The problem: Each line of the data that includes the string "starts" is to be copied out.

Records:
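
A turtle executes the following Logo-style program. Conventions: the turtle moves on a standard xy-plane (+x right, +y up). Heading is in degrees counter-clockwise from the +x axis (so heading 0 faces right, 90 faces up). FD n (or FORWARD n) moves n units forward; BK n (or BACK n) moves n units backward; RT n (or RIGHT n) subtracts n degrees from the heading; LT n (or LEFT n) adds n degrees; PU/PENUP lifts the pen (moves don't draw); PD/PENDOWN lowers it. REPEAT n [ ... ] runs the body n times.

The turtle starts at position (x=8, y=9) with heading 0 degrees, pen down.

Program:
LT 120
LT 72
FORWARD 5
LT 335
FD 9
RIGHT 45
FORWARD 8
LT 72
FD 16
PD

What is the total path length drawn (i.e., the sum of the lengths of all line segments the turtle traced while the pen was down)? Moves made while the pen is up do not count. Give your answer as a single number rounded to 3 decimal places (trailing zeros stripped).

Executing turtle program step by step:
Start: pos=(8,9), heading=0, pen down
LT 120: heading 0 -> 120
LT 72: heading 120 -> 192
FD 5: (8,9) -> (3.109,7.96) [heading=192, draw]
LT 335: heading 192 -> 167
FD 9: (3.109,7.96) -> (-5.66,9.985) [heading=167, draw]
RT 45: heading 167 -> 122
FD 8: (-5.66,9.985) -> (-9.899,16.769) [heading=122, draw]
LT 72: heading 122 -> 194
FD 16: (-9.899,16.769) -> (-25.424,12.899) [heading=194, draw]
PD: pen down
Final: pos=(-25.424,12.899), heading=194, 4 segment(s) drawn

Segment lengths:
  seg 1: (8,9) -> (3.109,7.96), length = 5
  seg 2: (3.109,7.96) -> (-5.66,9.985), length = 9
  seg 3: (-5.66,9.985) -> (-9.899,16.769), length = 8
  seg 4: (-9.899,16.769) -> (-25.424,12.899), length = 16
Total = 38

Answer: 38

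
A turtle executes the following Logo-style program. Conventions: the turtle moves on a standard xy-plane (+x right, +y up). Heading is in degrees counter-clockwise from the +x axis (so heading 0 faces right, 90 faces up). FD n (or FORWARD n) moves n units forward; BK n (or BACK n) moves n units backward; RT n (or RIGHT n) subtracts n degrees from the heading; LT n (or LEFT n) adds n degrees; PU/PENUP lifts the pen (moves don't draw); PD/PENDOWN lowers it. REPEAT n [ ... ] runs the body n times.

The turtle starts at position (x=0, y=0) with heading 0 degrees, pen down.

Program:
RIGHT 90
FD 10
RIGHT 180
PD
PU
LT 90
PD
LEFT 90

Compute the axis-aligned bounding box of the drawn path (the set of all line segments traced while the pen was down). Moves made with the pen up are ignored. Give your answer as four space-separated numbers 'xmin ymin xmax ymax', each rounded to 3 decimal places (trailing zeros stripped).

Answer: 0 -10 0 0

Derivation:
Executing turtle program step by step:
Start: pos=(0,0), heading=0, pen down
RT 90: heading 0 -> 270
FD 10: (0,0) -> (0,-10) [heading=270, draw]
RT 180: heading 270 -> 90
PD: pen down
PU: pen up
LT 90: heading 90 -> 180
PD: pen down
LT 90: heading 180 -> 270
Final: pos=(0,-10), heading=270, 1 segment(s) drawn

Segment endpoints: x in {0, 0}, y in {-10, 0}
xmin=0, ymin=-10, xmax=0, ymax=0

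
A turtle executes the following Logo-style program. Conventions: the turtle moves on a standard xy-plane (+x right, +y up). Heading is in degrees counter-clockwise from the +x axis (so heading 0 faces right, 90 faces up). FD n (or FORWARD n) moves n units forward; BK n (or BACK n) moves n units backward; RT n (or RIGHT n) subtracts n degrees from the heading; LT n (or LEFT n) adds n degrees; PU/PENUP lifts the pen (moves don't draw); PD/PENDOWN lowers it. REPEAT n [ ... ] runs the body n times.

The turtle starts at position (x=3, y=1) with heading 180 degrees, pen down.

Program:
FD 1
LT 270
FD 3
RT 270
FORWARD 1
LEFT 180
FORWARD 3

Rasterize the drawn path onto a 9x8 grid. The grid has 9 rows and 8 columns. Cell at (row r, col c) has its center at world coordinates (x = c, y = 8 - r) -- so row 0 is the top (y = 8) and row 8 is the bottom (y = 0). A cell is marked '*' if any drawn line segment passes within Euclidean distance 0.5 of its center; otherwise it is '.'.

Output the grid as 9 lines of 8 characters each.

Segment 0: (3,1) -> (2,1)
Segment 1: (2,1) -> (2,4)
Segment 2: (2,4) -> (1,4)
Segment 3: (1,4) -> (4,4)

Answer: ........
........
........
........
.****...
..*.....
..*.....
..**....
........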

Problem solution:
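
The turtle starts at position (x=8, y=9) with heading 0 degrees, pen down.
The turtle starts at position (x=0, y=0) with heading 0 degrees, pen down.
The turtle starts at position (x=3, y=1) with heading 180 degrees, pen down.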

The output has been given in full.